Task brief: Reproduce the data exactly, leaving nothing out.

** Opening Input material block **

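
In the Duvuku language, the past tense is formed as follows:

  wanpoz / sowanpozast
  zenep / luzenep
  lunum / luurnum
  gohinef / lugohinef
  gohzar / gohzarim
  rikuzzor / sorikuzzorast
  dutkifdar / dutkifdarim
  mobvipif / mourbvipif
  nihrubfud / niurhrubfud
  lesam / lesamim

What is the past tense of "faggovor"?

gohzar and rikuzzor both end in -r yet inflect differently (gohzarim, sorikuzzorast), so the final letter is not what conditions the rule; the last vowel is.
"faggovor" has last vowel 'o'. The stems whose last vowel is 'o' (wanpoz → sowanpozast, rikuzzor → sorikuzzorast) add so- … -ast around the stem.
The other patterns: stems whose last vowel is 'a' add -im; stems whose last vowel is 'e' add the prefix lu-; stems whose last vowel is 'i' or 'u' insert -ur- after the first vowel.
So faggovor → sofaggovorast.

sofaggovorast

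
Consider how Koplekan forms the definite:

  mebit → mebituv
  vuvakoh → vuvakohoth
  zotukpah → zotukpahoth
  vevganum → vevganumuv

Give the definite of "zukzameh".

zukzamehoth

vevganum and vuvakoh both begin with v- yet inflect differently (vevganumuv, vuvakohoth), so the first letter is not what conditions the rule; the final letter is.
"zukzameh" ends in -h. The stems ending in -h (zotukpah → zotukpahoth, vuvakoh → vuvakohoth) add -oth.
The other pattern: stems ending in -m or -t add -uv.
So zukzameh → zukzamehoth.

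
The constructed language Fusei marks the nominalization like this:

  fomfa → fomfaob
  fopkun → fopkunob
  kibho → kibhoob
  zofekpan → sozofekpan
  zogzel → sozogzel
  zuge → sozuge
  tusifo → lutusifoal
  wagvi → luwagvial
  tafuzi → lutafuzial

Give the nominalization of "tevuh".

lutevuhal

tusifo and kibho both end in -o yet inflect differently (lutusifoal, kibhoob), so the final letter is not what conditions the rule; the first letter is.
"tevuh" begins with t-. The stems beginning with t- (tafuzi → lutafuzial, tusifo → lutusifoal) add lu- … -al around the stem.
The other patterns: stems beginning with z- add the prefix so-; stems beginning with f- or k- add -ob.
So tevuh → lutevuhal.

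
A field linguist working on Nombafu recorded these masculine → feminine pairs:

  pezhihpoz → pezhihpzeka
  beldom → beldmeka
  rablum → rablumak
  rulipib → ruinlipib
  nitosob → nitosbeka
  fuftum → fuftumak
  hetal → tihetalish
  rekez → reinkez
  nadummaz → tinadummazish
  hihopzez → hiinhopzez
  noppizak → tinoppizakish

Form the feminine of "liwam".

tiliwamish

pezhihpoz and hihopzez both end in -z yet inflect differently (pezhihpzeka, hiinhopzez), so the final letter is not what conditions the rule; the last vowel is.
"liwam" has last vowel 'a'. The stems whose last vowel is 'a' (nadummaz → tinadummazish, noppizak → tinoppizakish, hetal → tihetalish) add ti- … -ish around the stem.
So liwam → tiliwamish.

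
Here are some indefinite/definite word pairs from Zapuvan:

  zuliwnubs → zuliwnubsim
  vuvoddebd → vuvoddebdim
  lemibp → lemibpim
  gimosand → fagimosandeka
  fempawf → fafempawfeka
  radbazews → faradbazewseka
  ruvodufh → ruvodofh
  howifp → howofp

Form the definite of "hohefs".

hohofs

"hohefs" has second-to-last letter 'f'. The stems whose second-to-last letter is 'f' (ruvodufh → ruvodofh, howifp → howofp) change the last vowel to 'o'.
So hohefs → hohofs.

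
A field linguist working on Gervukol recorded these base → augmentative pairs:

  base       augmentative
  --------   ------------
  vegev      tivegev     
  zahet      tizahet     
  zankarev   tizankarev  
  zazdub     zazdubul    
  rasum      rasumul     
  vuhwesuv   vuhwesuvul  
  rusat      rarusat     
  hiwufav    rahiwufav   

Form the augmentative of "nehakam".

vegev and vuhwesuv both end in -v yet inflect differently (tivegev, vuhwesuvul), so the final letter is not what conditions the rule; the last vowel is.
"nehakam" has last vowel 'a'. The stems whose last vowel is 'a' (rusat → rarusat, hiwufav → rahiwufav) add the prefix ra-.
So nehakam → ranehakam.

ranehakam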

** Closing Input material block **

Written answer:
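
In the Duvuku language, the past tense is formed as follows:

  wanpoz / sowanpozast
  zenep / luzenep
  lunum / luurnum
  gohinef / lugohinef
  gohzar / gohzarim
  rikuzzor / sorikuzzorast
  dutkifdar / dutkifdarim
  mobvipif / mourbvipif
  nihrubfud / niurhrubfud
  lesam / lesamim

What is the past tense of "faggovor"?

gohzar and rikuzzor both end in -r yet inflect differently (gohzarim, sorikuzzorast), so the final letter is not what conditions the rule; the last vowel is.
"faggovor" has last vowel 'o'. The stems whose last vowel is 'o' (wanpoz → sowanpozast, rikuzzor → sorikuzzorast) add so- … -ast around the stem.
The other patterns: stems whose last vowel is 'a' add -im; stems whose last vowel is 'e' add the prefix lu-; stems whose last vowel is 'i' or 'u' insert -ur- after the first vowel.
So faggovor → sofaggovorast.

sofaggovorast

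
Consider how Koplekan forms the definite:

  mebit → mebituv
  vuvakoh → vuvakohoth
  zotukpah → zotukpahoth
  vevganum → vevganumuv

Give the definite of "zukzameh".

zukzamehoth

vevganum and vuvakoh both begin with v- yet inflect differently (vevganumuv, vuvakohoth), so the first letter is not what conditions the rule; the final letter is.
"zukzameh" ends in -h. The stems ending in -h (zotukpah → zotukpahoth, vuvakoh → vuvakohoth) add -oth.
The other pattern: stems ending in -m or -t add -uv.
So zukzameh → zukzamehoth.

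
The constructed language Fusei marks the nominalization like this:

  fomfa → fomfaob
  fopkun → fopkunob
  kibho → kibhoob
  zofekpan → sozofekpan
  zogzel → sozogzel
  zuge → sozuge
  tusifo → lutusifoal
  wagvi → luwagvial
  tafuzi → lutafuzial

Give the nominalization of "tevuh".

lutevuhal

tusifo and kibho both end in -o yet inflect differently (lutusifoal, kibhoob), so the final letter is not what conditions the rule; the first letter is.
"tevuh" begins with t-. The stems beginning with t- (tafuzi → lutafuzial, tusifo → lutusifoal) add lu- … -al around the stem.
The other patterns: stems beginning with z- add the prefix so-; stems beginning with f- or k- add -ob.
So tevuh → lutevuhal.

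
A field linguist working on Nombafu recorded these masculine → feminine pairs:

  pezhihpoz → pezhihpzeka
  beldom → beldmeka
  rablum → rablumak
  rulipib → ruinlipib
  nitosob → nitosbeka
  fuftum → fuftumak
  hetal → tihetalish
  rekez → reinkez
  nadummaz → tinadummazish
  hihopzez → hiinhopzez
  noppizak → tinoppizakish

Form the feminine of "liwam".

tiliwamish

pezhihpoz and hihopzez both end in -z yet inflect differently (pezhihpzeka, hiinhopzez), so the final letter is not what conditions the rule; the last vowel is.
"liwam" has last vowel 'a'. The stems whose last vowel is 'a' (nadummaz → tinadummazish, noppizak → tinoppizakish, hetal → tihetalish) add ti- … -ish around the stem.
So liwam → tiliwamish.

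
Here are some indefinite/definite word pairs from Zapuvan:

  zuliwnubs → zuliwnubsim
  vuvoddebd → vuvoddebdim
  lemibp → lemibpim
  gimosand → fagimosandeka
  fempawf → fafempawfeka
  radbazews → faradbazewseka
  ruvodufh → ruvodofh
  howifp → howofp

Form the definite of "hohefs".

hohofs

"hohefs" has second-to-last letter 'f'. The stems whose second-to-last letter is 'f' (ruvodufh → ruvodofh, howifp → howofp) change the last vowel to 'o'.
So hohefs → hohofs.

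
A field linguist working on Gervukol recorded these base → augmentative pairs:

  base       augmentative
  --------   ------------
  vegev      tivegev     
  zahet      tizahet     
  zankarev   tizankarev  
  zazdub     zazdubul    
  rasum      rasumul     
  vuhwesuv   vuhwesuvul  
  rusat      rarusat     
  hiwufav    rahiwufav   

Form the augmentative of "nehakam".

vegev and vuhwesuv both end in -v yet inflect differently (tivegev, vuhwesuvul), so the final letter is not what conditions the rule; the last vowel is.
"nehakam" has last vowel 'a'. The stems whose last vowel is 'a' (rusat → rarusat, hiwufav → rahiwufav) add the prefix ra-.
So nehakam → ranehakam.

ranehakam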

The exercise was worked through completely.